- [Instructions for the task] Please repeat the line that contains "whose sum is 51." and every line after it, exactly, through the end of the records.

Data shown START

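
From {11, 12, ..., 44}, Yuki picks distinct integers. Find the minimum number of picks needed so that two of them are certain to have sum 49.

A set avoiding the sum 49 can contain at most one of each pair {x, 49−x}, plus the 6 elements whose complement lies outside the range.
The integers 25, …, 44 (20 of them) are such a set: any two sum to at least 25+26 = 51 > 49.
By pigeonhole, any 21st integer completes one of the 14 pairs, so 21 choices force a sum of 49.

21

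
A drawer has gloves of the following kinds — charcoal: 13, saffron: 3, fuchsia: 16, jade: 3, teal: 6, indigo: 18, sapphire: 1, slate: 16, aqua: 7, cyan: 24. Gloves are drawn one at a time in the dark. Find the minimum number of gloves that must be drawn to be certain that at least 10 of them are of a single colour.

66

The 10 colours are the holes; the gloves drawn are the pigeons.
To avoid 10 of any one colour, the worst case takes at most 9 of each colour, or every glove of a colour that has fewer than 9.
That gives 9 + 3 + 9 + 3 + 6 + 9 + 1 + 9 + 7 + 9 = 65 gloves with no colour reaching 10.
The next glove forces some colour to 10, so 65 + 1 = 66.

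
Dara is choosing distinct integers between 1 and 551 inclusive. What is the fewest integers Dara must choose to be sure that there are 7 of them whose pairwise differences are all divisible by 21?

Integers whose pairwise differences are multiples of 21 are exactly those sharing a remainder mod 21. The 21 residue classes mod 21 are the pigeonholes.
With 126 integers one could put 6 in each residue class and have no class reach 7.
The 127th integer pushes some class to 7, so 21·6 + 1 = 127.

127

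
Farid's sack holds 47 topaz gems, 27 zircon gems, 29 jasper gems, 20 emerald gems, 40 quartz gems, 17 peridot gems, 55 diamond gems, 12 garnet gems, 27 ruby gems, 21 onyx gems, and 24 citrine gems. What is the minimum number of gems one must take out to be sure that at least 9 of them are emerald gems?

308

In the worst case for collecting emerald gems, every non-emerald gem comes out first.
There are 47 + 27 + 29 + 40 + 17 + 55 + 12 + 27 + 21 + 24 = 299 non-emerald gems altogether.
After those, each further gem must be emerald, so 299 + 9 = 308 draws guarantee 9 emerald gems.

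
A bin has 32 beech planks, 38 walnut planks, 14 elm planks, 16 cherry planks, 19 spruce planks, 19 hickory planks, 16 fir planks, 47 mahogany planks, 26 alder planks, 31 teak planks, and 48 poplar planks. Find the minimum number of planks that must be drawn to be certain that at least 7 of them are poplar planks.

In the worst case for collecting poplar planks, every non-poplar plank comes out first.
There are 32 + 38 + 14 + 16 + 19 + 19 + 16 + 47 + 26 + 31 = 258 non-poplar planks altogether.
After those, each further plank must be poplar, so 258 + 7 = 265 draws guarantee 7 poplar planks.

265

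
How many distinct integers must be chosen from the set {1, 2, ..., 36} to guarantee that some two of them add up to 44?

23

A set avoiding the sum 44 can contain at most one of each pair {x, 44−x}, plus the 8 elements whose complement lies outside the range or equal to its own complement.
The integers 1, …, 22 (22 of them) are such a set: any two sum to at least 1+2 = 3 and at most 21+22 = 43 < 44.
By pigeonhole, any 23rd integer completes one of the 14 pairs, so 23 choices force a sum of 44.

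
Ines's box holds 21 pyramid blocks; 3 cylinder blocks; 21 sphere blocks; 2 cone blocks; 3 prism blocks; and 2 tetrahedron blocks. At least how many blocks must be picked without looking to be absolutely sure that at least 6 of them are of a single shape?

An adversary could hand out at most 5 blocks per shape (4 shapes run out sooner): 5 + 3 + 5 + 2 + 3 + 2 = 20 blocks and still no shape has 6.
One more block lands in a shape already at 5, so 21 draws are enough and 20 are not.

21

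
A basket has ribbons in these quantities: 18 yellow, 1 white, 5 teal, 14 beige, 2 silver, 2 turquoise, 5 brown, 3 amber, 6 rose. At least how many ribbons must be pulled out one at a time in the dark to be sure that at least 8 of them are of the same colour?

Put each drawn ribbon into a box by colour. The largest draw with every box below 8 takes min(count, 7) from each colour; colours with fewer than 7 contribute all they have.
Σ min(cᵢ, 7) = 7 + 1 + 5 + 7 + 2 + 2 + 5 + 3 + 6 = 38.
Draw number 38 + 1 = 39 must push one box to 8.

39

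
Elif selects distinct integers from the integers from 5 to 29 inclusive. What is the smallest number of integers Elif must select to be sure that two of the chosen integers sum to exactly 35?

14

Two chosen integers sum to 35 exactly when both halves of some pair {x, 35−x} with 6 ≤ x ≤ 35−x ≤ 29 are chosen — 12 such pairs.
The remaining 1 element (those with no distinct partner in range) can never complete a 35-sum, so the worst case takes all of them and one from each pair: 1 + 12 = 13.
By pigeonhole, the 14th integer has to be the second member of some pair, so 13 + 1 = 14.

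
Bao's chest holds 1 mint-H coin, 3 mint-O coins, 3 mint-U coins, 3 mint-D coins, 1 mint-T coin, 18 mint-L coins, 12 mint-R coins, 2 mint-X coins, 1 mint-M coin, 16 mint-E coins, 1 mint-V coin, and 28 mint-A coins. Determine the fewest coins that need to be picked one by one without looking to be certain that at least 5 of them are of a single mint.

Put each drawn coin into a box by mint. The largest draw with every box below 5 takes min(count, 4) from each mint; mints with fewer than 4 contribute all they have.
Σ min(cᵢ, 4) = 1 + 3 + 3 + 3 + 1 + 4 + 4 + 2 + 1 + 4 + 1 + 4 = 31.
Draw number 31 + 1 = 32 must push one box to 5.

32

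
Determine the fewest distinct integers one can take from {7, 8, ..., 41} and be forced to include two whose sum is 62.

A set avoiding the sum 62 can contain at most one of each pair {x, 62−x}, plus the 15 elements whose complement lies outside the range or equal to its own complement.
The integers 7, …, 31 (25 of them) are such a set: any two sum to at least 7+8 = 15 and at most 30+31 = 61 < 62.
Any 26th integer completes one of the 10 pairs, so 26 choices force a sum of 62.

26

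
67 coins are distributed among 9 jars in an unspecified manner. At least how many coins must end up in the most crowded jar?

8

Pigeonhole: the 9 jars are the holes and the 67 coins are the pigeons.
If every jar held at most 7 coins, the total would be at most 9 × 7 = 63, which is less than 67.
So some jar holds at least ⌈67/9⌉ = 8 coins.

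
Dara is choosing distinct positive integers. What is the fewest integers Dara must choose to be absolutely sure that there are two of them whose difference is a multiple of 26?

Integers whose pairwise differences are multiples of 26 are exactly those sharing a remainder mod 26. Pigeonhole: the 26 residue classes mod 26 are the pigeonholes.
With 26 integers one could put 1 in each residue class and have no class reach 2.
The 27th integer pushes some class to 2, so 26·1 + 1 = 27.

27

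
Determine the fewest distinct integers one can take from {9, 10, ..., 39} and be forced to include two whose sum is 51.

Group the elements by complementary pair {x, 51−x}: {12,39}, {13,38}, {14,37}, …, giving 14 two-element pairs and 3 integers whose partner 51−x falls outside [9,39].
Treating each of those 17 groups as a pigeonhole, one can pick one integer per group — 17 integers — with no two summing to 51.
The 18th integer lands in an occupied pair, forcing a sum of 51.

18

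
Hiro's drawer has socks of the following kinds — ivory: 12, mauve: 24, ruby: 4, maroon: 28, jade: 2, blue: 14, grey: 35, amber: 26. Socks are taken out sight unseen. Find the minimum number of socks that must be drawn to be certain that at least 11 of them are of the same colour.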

Data shown END

- [Answer to the exercise]
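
Determine the fewest distinct integers one can take from {9, 10, ..., 39} and be forced to include two whose sum is 51.

Group the elements by complementary pair {x, 51−x}: {12,39}, {13,38}, {14,37}, …, giving 14 two-element pairs and 3 integers whose partner 51−x falls outside [9,39].
Treating each of those 17 groups as a pigeonhole, one can pick one integer per group — 17 integers — with no two summing to 51.
The 18th integer lands in an occupied pair, forcing a sum of 51.

18

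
Hiro's drawer has socks of the following kinds — ivory: 12, mauve: 24, ruby: 4, maroon: 28, jade: 2, blue: 14, grey: 35, amber: 26. Socks are taken out sight unseen. Find the minimum number of socks that must be drawn to be certain that at least 11 of them are of the same colour.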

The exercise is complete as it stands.